EXERCISE AIM:
Could you retype every entry below exactly as written?

(Stored items)
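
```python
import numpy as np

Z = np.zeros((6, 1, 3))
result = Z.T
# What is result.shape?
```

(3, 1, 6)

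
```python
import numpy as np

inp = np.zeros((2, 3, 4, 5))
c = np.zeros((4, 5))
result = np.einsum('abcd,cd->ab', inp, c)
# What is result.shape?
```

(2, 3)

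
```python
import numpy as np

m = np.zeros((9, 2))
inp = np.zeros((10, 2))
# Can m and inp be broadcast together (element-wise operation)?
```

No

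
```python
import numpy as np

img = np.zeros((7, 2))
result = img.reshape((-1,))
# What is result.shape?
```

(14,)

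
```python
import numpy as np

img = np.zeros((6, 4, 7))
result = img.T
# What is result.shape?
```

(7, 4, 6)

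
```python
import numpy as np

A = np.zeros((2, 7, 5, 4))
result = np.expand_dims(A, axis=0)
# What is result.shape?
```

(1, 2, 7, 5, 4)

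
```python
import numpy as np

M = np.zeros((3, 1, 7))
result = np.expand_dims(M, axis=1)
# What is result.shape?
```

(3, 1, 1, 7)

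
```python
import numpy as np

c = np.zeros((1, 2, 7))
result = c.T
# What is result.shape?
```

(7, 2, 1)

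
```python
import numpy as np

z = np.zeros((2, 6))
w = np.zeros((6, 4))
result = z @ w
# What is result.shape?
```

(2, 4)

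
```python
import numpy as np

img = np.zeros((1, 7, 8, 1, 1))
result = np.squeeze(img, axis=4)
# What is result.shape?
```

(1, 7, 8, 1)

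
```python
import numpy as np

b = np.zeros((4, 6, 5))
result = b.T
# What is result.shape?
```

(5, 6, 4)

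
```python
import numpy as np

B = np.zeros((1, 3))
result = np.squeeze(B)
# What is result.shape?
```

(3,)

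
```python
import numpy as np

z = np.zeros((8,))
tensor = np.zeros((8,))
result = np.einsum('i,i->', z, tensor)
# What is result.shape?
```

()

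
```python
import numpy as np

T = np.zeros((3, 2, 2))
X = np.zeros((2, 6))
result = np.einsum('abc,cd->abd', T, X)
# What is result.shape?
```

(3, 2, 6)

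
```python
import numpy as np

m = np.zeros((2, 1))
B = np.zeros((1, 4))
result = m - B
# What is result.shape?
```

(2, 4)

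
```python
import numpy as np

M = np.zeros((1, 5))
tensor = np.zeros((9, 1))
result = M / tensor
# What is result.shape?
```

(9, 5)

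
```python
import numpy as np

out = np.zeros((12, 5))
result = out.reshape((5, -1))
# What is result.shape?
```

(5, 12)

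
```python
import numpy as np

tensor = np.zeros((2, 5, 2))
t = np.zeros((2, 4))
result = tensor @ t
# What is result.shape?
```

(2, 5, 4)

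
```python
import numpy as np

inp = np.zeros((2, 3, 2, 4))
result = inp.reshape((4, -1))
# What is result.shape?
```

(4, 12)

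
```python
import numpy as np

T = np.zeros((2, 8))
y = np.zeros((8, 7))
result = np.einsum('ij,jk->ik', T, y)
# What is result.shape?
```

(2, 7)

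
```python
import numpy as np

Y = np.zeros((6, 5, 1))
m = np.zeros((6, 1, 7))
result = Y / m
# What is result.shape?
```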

SOLUTION FOR THIS TASK:
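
```python
import numpy as np

Z = np.zeros((6, 1, 3))
result = Z.T
# What is result.shape?
```

(3, 1, 6)

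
```python
import numpy as np

inp = np.zeros((2, 3, 4, 5))
c = np.zeros((4, 5))
result = np.einsum('abcd,cd->ab', inp, c)
# What is result.shape?
```

(2, 3)

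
```python
import numpy as np

m = np.zeros((9, 2))
inp = np.zeros((10, 2))
# Can m and inp be broadcast together (element-wise operation)?
```

No

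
```python
import numpy as np

img = np.zeros((7, 2))
result = img.reshape((-1,))
# What is result.shape?
```

(14,)

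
```python
import numpy as np

img = np.zeros((6, 4, 7))
result = img.T
# What is result.shape?
```

(7, 4, 6)

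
```python
import numpy as np

A = np.zeros((2, 7, 5, 4))
result = np.expand_dims(A, axis=0)
# What is result.shape?
```

(1, 2, 7, 5, 4)

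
```python
import numpy as np

M = np.zeros((3, 1, 7))
result = np.expand_dims(M, axis=1)
# What is result.shape?
```

(3, 1, 1, 7)

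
```python
import numpy as np

c = np.zeros((1, 2, 7))
result = c.T
# What is result.shape?
```

(7, 2, 1)

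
```python
import numpy as np

z = np.zeros((2, 6))
w = np.zeros((6, 4))
result = z @ w
# What is result.shape?
```

(2, 4)

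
```python
import numpy as np

img = np.zeros((1, 7, 8, 1, 1))
result = np.squeeze(img, axis=4)
# What is result.shape?
```

(1, 7, 8, 1)

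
```python
import numpy as np

b = np.zeros((4, 6, 5))
result = b.T
# What is result.shape?
```

(5, 6, 4)

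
```python
import numpy as np

B = np.zeros((1, 3))
result = np.squeeze(B)
# What is result.shape?
```

(3,)

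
```python
import numpy as np

z = np.zeros((8,))
tensor = np.zeros((8,))
result = np.einsum('i,i->', z, tensor)
# What is result.shape?
```

()

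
```python
import numpy as np

T = np.zeros((3, 2, 2))
X = np.zeros((2, 6))
result = np.einsum('abc,cd->abd', T, X)
# What is result.shape?
```

(3, 2, 6)

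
```python
import numpy as np

m = np.zeros((2, 1))
B = np.zeros((1, 4))
result = m - B
# What is result.shape?
```

(2, 4)

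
```python
import numpy as np

M = np.zeros((1, 5))
tensor = np.zeros((9, 1))
result = M / tensor
# What is result.shape?
```

(9, 5)

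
```python
import numpy as np

out = np.zeros((12, 5))
result = out.reshape((5, -1))
# What is result.shape?
```

(5, 12)

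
```python
import numpy as np

tensor = np.zeros((2, 5, 2))
t = np.zeros((2, 4))
result = tensor @ t
# What is result.shape?
```

(2, 5, 4)

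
```python
import numpy as np

inp = np.zeros((2, 3, 2, 4))
result = inp.reshape((4, -1))
# What is result.shape?
```

(4, 12)

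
```python
import numpy as np

T = np.zeros((2, 8))
y = np.zeros((8, 7))
result = np.einsum('ij,jk->ik', T, y)
# What is result.shape?
```

(2, 7)

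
```python
import numpy as np

Y = np.zeros((6, 5, 1))
m = np.zeros((6, 1, 7))
result = Y / m
# What is result.shape?
```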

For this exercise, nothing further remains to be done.